** TASK GOAL **
In the lines below, the string "otherwise" may appear; say how many lines hold it and give nothing more.

:: DATA FOR ANALYSIS

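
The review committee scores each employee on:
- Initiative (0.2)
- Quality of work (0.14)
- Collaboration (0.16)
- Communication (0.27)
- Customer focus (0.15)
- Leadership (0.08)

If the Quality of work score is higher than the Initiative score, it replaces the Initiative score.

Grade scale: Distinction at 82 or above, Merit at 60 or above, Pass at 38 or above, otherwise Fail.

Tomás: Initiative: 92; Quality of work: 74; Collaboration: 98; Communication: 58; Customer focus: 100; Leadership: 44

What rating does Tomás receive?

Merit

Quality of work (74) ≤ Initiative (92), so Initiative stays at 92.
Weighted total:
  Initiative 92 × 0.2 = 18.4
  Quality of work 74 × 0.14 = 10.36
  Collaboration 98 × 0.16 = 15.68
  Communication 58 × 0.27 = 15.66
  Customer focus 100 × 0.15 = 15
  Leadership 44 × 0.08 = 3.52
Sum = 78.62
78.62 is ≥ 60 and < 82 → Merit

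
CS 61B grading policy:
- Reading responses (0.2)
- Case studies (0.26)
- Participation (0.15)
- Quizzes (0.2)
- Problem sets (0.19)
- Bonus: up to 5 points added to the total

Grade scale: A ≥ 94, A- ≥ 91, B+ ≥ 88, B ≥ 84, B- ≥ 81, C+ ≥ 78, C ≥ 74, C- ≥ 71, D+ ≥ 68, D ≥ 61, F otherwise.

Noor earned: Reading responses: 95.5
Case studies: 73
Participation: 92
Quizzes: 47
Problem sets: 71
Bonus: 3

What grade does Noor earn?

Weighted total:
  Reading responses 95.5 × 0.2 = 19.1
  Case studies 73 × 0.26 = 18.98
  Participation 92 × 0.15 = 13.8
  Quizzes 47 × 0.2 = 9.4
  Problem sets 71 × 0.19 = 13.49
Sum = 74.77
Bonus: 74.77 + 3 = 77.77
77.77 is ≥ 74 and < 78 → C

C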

::::

** ANSWER FOR THE TASK **
2